--- Records shown Enclosed Below ---

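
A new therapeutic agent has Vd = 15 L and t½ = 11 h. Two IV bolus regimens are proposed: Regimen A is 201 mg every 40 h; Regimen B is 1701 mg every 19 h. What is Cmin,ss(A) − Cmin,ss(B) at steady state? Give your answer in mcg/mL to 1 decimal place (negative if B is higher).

Regimen A: f = (1/2)^(40/11) ≈ 0.0804; Cmin,ss = (201/15)·f/(1−f) ≈ 1.172 mcg/mL.
Regimen B: f = (1/2)^(19/11) ≈ 0.3020; Cmin,ss = (1701/15)·f/(1−f) ≈ 49.064 mcg/mL.
Difference ≈ 1.172 − 49.064 ≈ -47.892 mcg/mL.

-47.9 mcg/mL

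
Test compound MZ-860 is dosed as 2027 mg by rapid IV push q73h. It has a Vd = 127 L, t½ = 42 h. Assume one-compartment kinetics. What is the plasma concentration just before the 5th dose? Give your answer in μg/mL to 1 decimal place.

f = (1/2)^(τ/t½) = (1/2)^(73/42) ≈ 0.2998.
C₀ = D/Vd = 2027/127 ≈ 15.961 μg/mL.
Before the 5th dose, 4 doses have been given. Superposition: Cmin = C₀·(f + f² + … + f^4).
≈ 15.961 × (0.2998 + 0.0899 + 0.0269 + 0.0081) ≈ 15.961 × 0.4247 ≈ 6.779 μg/mL.

6.8 μg/mL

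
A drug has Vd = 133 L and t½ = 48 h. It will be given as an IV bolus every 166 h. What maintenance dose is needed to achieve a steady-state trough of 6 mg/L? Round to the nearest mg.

7973 mg

τ/t½ = 166/48 ≈ 3.4583, so f = (1/2)^(166/48) ≈ 0.090978.
Cmin,ss = (D/Vd)·f/(1−f), so D = Cmin,ss·Vd·(1−f)/f.
D = 6 × 133 × (1−f)/f ≈ 6 × 133 × 9.99167 ≈ 7973.35 mg.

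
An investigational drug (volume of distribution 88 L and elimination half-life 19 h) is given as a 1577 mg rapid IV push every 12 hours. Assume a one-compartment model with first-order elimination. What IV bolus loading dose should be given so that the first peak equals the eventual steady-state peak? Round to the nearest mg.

4448 mg

f = (1/2)^(12/19) ≈ 0.645470; accumulation ratio R = 1/(1−f) ≈ 2.82064.
Loading dose to hit Cmax,ss on first dose: D_load = D_maint·R ≈ 1577 × 2.82064 ≈ 4448.15 mg.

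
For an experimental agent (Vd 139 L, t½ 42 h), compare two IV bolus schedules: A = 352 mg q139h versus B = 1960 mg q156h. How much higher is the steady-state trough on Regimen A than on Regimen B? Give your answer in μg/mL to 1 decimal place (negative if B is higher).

-0.9 μg/mL

Regimen A: f = (1/2)^(139/42) ≈ 0.1009; Cmin,ss = (352/139)·f/(1−f) ≈ 0.284 μg/mL.
Regimen B: f = (1/2)^(156/42) ≈ 0.0762; Cmin,ss = (1960/139)·f/(1−f) ≈ 1.163 μg/mL.
Difference ≈ 0.284 − 1.163 ≈ -0.879 μg/mL.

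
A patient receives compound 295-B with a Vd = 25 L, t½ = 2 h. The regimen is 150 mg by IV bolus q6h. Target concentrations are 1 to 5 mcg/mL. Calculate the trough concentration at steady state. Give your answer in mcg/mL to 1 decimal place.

0.9 mcg/mL

The dosing interval is 3 half-lives, so f = 2^(−3) = 0.125.
At steady state, R = 1/(1 − 0.125) = 8/7.
Single-dose peak C₀ = D/Vd = 150/25 = 6 mcg/mL.
Steady-state peak Cmax,ss = C₀·R = 6 × 8/7 ≈ 6.857 mcg/mL.
Steady-state trough Cmin,ss = Cmax,ss·f ≈ 6.857 × 0.125 ≈ 0.857 mcg/mL.
Trough 0.9 mcg/mL vs MEC 1 mcg/mL: subtherapeutic.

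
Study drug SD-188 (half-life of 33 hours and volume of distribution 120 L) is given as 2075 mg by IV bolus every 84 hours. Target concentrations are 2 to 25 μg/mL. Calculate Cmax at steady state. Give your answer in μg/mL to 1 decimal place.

τ/t½ = 84/33 ≈ 2.5455, so fraction remaining f = (1/2)^(84/33) ≈ 0.1713.
At steady state, accumulation factor R = 1/(1 − e^(−kτ)) ≈ 1.2067.
Single-dose peak C₀ = D/Vd = 2075/120 ≈ 17.292 μg/mL.
Cmax,ss = C₀/(1 − f) ≈ 17.292/0.8287 ≈ 20.866 μg/mL.
Peak 20.9 μg/mL vs MTC 25 μg/mL: below toxic threshold.

20.9 μg/mL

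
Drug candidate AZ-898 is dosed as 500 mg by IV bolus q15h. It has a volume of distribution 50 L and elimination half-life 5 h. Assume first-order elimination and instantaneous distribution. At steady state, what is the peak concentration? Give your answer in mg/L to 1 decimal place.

The dosing interval is 3 half-lives, so f = 2^(−3) = 0.125.
At steady state, R = 1/(1 − 0.125) = 8/7.
Single-dose peak C₀ = D/Vd = 500/50 = 10 mg/L.
Steady-state peak Cmax,ss = C₀·R = 10 × 8/7 ≈ 11.429 mg/L.

11.4 mg/L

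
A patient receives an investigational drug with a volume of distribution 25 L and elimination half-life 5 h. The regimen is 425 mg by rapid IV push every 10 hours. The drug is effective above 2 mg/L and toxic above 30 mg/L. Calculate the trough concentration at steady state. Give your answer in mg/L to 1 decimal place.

The dosing interval is 2 half-lives, so f = 2^(−2) = 0.25.
Accumulation ratio R = 1/(1 − f) = 1/0.75 = 4/3.
Single-dose peak C₀ = D/Vd = 425/25 = 17 mg/L.
Steady-state peak Cmax,ss = C₀·R = 17 × 4/3 ≈ 22.667 mg/L.
Steady-state trough Cmin,ss = Cmax,ss·f ≈ 22.667 × 0.25 ≈ 5.667 mg/L.
Trough 5.7 mg/L vs MEC 2 mg/L: adequate.

5.7 mg/L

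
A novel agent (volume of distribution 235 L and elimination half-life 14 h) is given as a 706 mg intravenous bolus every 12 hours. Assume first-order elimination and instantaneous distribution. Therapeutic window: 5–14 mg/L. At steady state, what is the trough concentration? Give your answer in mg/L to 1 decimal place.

k = ln2/t½ = ln2/14 ≈ 0.049511 h⁻¹; fraction remaining f = e^(−kτ) = e^(−0.049511×12) ≈ 0.5520.
Each bolus raises the concentration by D/Vd = 706/235 ≈ 3.004 mg/L.
Steady-state trough Cmin,ss = C₀·f/(1−f) ≈ 3.004 × 0.5520/0.4480 ≈ 3.701 mg/L.
Trough 3.7 mg/L vs MEC 5 mg/L: subtherapeutic.

3.7 mg/L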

--- End of Enclosed Records shown ---

Task objective
Restate every record above, exactly, in full.

The answer
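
A new therapeutic agent has Vd = 15 L and t½ = 11 h. Two IV bolus regimens are proposed: Regimen A is 201 mg every 40 h; Regimen B is 1701 mg every 19 h. What is Cmin,ss(A) − Cmin,ss(B) at steady state? Give your answer in mcg/mL to 1 decimal place (negative if B is higher).

Regimen A: f = (1/2)^(40/11) ≈ 0.0804; Cmin,ss = (201/15)·f/(1−f) ≈ 1.172 mcg/mL.
Regimen B: f = (1/2)^(19/11) ≈ 0.3020; Cmin,ss = (1701/15)·f/(1−f) ≈ 49.064 mcg/mL.
Difference ≈ 1.172 − 49.064 ≈ -47.892 mcg/mL.

-47.9 mcg/mL

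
Test compound MZ-860 is dosed as 2027 mg by rapid IV push q73h. It has a Vd = 127 L, t½ = 42 h. Assume one-compartment kinetics. What is the plasma concentration just before the 5th dose? Give your answer in μg/mL to 1 decimal place.

f = (1/2)^(τ/t½) = (1/2)^(73/42) ≈ 0.2998.
C₀ = D/Vd = 2027/127 ≈ 15.961 μg/mL.
Before the 5th dose, 4 doses have been given. Superposition: Cmin = C₀·(f + f² + … + f^4).
≈ 15.961 × (0.2998 + 0.0899 + 0.0269 + 0.0081) ≈ 15.961 × 0.4247 ≈ 6.779 μg/mL.

6.8 μg/mL

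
A drug has Vd = 133 L and t½ = 48 h. It will be given as an IV bolus every 166 h. What maintenance dose is needed to achieve a steady-state trough of 6 mg/L? Round to the nearest mg.

7973 mg

τ/t½ = 166/48 ≈ 3.4583, so f = (1/2)^(166/48) ≈ 0.090978.
Cmin,ss = (D/Vd)·f/(1−f), so D = Cmin,ss·Vd·(1−f)/f.
D = 6 × 133 × (1−f)/f ≈ 6 × 133 × 9.99167 ≈ 7973.35 mg.

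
An investigational drug (volume of distribution 88 L and elimination half-life 19 h) is given as a 1577 mg rapid IV push every 12 hours. Assume a one-compartment model with first-order elimination. What IV bolus loading dose should be given so that the first peak equals the eventual steady-state peak? Round to the nearest mg.

4448 mg

f = (1/2)^(12/19) ≈ 0.645470; accumulation ratio R = 1/(1−f) ≈ 2.82064.
Loading dose to hit Cmax,ss on first dose: D_load = D_maint·R ≈ 1577 × 2.82064 ≈ 4448.15 mg.

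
For an experimental agent (Vd 139 L, t½ 42 h), compare two IV bolus schedules: A = 352 mg q139h versus B = 1960 mg q156h. How much higher is the steady-state trough on Regimen A than on Regimen B? Give your answer in μg/mL to 1 decimal place (negative if B is higher).

-0.9 μg/mL

Regimen A: f = (1/2)^(139/42) ≈ 0.1009; Cmin,ss = (352/139)·f/(1−f) ≈ 0.284 μg/mL.
Regimen B: f = (1/2)^(156/42) ≈ 0.0762; Cmin,ss = (1960/139)·f/(1−f) ≈ 1.163 μg/mL.
Difference ≈ 0.284 − 1.163 ≈ -0.879 μg/mL.

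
A patient receives compound 295-B with a Vd = 25 L, t½ = 2 h. The regimen is 150 mg by IV bolus q6h. Target concentrations are 1 to 5 mcg/mL. Calculate the trough concentration at steady state. Give your answer in mcg/mL to 1 decimal place.

0.9 mcg/mL

The dosing interval is 3 half-lives, so f = 2^(−3) = 0.125.
At steady state, R = 1/(1 − 0.125) = 8/7.
Single-dose peak C₀ = D/Vd = 150/25 = 6 mcg/mL.
Steady-state peak Cmax,ss = C₀·R = 6 × 8/7 ≈ 6.857 mcg/mL.
Steady-state trough Cmin,ss = Cmax,ss·f ≈ 6.857 × 0.125 ≈ 0.857 mcg/mL.
Trough 0.9 mcg/mL vs MEC 1 mcg/mL: subtherapeutic.

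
Study drug SD-188 (half-life of 33 hours and volume of distribution 120 L) is given as 2075 mg by IV bolus every 84 hours. Target concentrations are 2 to 25 μg/mL. Calculate Cmax at steady state. Give your answer in μg/mL to 1 decimal place.

τ/t½ = 84/33 ≈ 2.5455, so fraction remaining f = (1/2)^(84/33) ≈ 0.1713.
At steady state, accumulation factor R = 1/(1 − e^(−kτ)) ≈ 1.2067.
Single-dose peak C₀ = D/Vd = 2075/120 ≈ 17.292 μg/mL.
Cmax,ss = C₀/(1 − f) ≈ 17.292/0.8287 ≈ 20.866 μg/mL.
Peak 20.9 μg/mL vs MTC 25 μg/mL: below toxic threshold.

20.9 μg/mL

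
Drug candidate AZ-898 is dosed as 500 mg by IV bolus q15h. It has a volume of distribution 50 L and elimination half-life 5 h. Assume first-order elimination and instantaneous distribution. At steady state, what is the peak concentration? Give your answer in mg/L to 1 decimal place.

The dosing interval is 3 half-lives, so f = 2^(−3) = 0.125.
At steady state, R = 1/(1 − 0.125) = 8/7.
Single-dose peak C₀ = D/Vd = 500/50 = 10 mg/L.
Steady-state peak Cmax,ss = C₀·R = 10 × 8/7 ≈ 11.429 mg/L.

11.4 mg/L

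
A patient receives an investigational drug with a volume of distribution 25 L and elimination half-life 5 h. The regimen is 425 mg by rapid IV push every 10 hours. The drug is effective above 2 mg/L and toxic above 30 mg/L. Calculate the trough concentration at steady state. Give your answer in mg/L to 1 decimal place.

The dosing interval is 2 half-lives, so f = 2^(−2) = 0.25.
Accumulation ratio R = 1/(1 − f) = 1/0.75 = 4/3.
Single-dose peak C₀ = D/Vd = 425/25 = 17 mg/L.
Steady-state peak Cmax,ss = C₀·R = 17 × 4/3 ≈ 22.667 mg/L.
Steady-state trough Cmin,ss = Cmax,ss·f ≈ 22.667 × 0.25 ≈ 5.667 mg/L.
Trough 5.7 mg/L vs MEC 2 mg/L: adequate.

5.7 mg/L

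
A novel agent (volume of distribution 235 L and elimination half-life 14 h) is given as a 706 mg intravenous bolus every 12 hours. Assume first-order elimination and instantaneous distribution. Therapeutic window: 5–14 mg/L. At steady state, what is the trough concentration? Give your answer in mg/L to 1 decimal place.

k = ln2/t½ = ln2/14 ≈ 0.049511 h⁻¹; fraction remaining f = e^(−kτ) = e^(−0.049511×12) ≈ 0.5520.
Each bolus raises the concentration by D/Vd = 706/235 ≈ 3.004 mg/L.
Steady-state trough Cmin,ss = C₀·f/(1−f) ≈ 3.004 × 0.5520/0.4480 ≈ 3.701 mg/L.
Trough 3.7 mg/L vs MEC 5 mg/L: subtherapeutic.

3.7 mg/L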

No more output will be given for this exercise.